Record set:

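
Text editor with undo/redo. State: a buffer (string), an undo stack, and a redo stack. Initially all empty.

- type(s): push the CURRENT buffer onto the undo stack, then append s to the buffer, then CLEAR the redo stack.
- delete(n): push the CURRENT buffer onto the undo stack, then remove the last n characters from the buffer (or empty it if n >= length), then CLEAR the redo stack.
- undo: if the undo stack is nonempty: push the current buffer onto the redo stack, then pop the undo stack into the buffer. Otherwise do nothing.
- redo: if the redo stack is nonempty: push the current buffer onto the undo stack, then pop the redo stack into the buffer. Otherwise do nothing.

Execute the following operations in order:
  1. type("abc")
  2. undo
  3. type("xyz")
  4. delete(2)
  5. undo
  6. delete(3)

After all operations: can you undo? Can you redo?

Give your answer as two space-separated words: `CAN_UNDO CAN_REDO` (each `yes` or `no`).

After op 1 (type): buf='abc' undo_depth=1 redo_depth=0
After op 2 (undo): buf='(empty)' undo_depth=0 redo_depth=1
After op 3 (type): buf='xyz' undo_depth=1 redo_depth=0
After op 4 (delete): buf='x' undo_depth=2 redo_depth=0
After op 5 (undo): buf='xyz' undo_depth=1 redo_depth=1
After op 6 (delete): buf='(empty)' undo_depth=2 redo_depth=0

Answer: yes no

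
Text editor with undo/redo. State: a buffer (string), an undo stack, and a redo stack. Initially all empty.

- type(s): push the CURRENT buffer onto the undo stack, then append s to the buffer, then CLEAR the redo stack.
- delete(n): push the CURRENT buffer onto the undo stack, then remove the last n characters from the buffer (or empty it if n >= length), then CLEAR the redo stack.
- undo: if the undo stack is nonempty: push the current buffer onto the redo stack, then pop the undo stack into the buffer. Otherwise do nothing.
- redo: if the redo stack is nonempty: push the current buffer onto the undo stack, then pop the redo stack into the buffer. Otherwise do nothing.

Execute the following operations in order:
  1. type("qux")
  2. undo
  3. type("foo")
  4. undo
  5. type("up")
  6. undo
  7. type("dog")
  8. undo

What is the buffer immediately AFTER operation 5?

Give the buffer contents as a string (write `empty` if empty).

Answer: up

Derivation:
After op 1 (type): buf='qux' undo_depth=1 redo_depth=0
After op 2 (undo): buf='(empty)' undo_depth=0 redo_depth=1
After op 3 (type): buf='foo' undo_depth=1 redo_depth=0
After op 4 (undo): buf='(empty)' undo_depth=0 redo_depth=1
After op 5 (type): buf='up' undo_depth=1 redo_depth=0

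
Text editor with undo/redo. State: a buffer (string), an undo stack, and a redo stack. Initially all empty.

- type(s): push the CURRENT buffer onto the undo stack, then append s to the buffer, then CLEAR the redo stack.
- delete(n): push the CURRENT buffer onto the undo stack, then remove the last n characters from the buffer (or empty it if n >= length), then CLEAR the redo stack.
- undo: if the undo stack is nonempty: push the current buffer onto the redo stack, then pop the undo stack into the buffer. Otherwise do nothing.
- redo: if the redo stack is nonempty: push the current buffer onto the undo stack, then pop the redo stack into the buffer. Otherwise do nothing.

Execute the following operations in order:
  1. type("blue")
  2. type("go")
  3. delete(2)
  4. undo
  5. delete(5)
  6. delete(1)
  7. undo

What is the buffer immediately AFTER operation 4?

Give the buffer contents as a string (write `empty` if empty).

Answer: bluego

Derivation:
After op 1 (type): buf='blue' undo_depth=1 redo_depth=0
After op 2 (type): buf='bluego' undo_depth=2 redo_depth=0
After op 3 (delete): buf='blue' undo_depth=3 redo_depth=0
After op 4 (undo): buf='bluego' undo_depth=2 redo_depth=1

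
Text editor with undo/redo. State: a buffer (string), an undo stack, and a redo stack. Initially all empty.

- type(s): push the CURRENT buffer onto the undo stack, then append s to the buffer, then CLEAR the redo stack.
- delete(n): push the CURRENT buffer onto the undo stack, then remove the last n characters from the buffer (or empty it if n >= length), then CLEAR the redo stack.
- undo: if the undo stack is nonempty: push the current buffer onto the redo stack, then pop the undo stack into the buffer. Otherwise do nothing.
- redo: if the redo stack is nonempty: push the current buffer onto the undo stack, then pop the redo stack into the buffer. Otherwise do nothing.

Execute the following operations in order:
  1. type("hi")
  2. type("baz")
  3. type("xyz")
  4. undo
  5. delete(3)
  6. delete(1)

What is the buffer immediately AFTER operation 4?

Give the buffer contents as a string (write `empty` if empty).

After op 1 (type): buf='hi' undo_depth=1 redo_depth=0
After op 2 (type): buf='hibaz' undo_depth=2 redo_depth=0
After op 3 (type): buf='hibazxyz' undo_depth=3 redo_depth=0
After op 4 (undo): buf='hibaz' undo_depth=2 redo_depth=1

Answer: hibaz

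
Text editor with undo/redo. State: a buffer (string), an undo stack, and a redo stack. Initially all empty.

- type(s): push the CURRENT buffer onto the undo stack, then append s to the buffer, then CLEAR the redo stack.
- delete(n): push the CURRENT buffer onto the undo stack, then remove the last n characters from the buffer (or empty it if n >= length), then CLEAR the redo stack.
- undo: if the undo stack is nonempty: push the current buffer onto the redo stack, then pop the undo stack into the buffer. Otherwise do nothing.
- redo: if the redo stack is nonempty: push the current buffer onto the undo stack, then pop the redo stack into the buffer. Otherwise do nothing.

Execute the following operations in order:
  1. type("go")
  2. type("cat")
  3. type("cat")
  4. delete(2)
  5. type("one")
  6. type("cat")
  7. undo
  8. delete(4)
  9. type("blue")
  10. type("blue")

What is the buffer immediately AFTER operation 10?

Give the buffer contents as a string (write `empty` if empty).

After op 1 (type): buf='go' undo_depth=1 redo_depth=0
After op 2 (type): buf='gocat' undo_depth=2 redo_depth=0
After op 3 (type): buf='gocatcat' undo_depth=3 redo_depth=0
After op 4 (delete): buf='gocatc' undo_depth=4 redo_depth=0
After op 5 (type): buf='gocatcone' undo_depth=5 redo_depth=0
After op 6 (type): buf='gocatconecat' undo_depth=6 redo_depth=0
After op 7 (undo): buf='gocatcone' undo_depth=5 redo_depth=1
After op 8 (delete): buf='gocat' undo_depth=6 redo_depth=0
After op 9 (type): buf='gocatblue' undo_depth=7 redo_depth=0
After op 10 (type): buf='gocatblueblue' undo_depth=8 redo_depth=0

Answer: gocatblueblue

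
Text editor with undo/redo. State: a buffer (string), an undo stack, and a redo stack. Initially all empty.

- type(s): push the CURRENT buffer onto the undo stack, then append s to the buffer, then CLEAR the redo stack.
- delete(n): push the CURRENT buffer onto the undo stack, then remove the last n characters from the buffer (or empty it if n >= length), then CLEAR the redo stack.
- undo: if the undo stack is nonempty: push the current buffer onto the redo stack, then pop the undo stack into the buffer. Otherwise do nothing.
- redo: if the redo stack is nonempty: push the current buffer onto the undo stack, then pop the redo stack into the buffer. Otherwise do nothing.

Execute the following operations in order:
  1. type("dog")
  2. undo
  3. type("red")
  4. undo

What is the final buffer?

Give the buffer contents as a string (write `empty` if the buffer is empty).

After op 1 (type): buf='dog' undo_depth=1 redo_depth=0
After op 2 (undo): buf='(empty)' undo_depth=0 redo_depth=1
After op 3 (type): buf='red' undo_depth=1 redo_depth=0
After op 4 (undo): buf='(empty)' undo_depth=0 redo_depth=1

Answer: empty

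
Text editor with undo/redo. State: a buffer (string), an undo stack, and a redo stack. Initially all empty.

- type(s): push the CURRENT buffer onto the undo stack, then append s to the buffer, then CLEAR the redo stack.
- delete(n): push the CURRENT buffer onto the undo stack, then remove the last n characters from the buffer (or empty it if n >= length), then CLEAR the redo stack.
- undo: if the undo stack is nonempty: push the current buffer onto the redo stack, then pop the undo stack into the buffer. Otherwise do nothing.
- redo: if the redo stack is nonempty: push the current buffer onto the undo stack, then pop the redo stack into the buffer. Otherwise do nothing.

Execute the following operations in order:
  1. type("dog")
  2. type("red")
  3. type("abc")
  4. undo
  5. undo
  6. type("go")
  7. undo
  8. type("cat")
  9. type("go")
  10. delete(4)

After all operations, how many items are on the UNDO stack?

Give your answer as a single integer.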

Aim of the task:
Each line of the data that has the string "immediately" should be returned.

Task response:
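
What is the buffer immediately AFTER operation 5?
What is the buffer immediately AFTER operation 4?
What is the buffer immediately AFTER operation 4?
What is the buffer immediately AFTER operation 10?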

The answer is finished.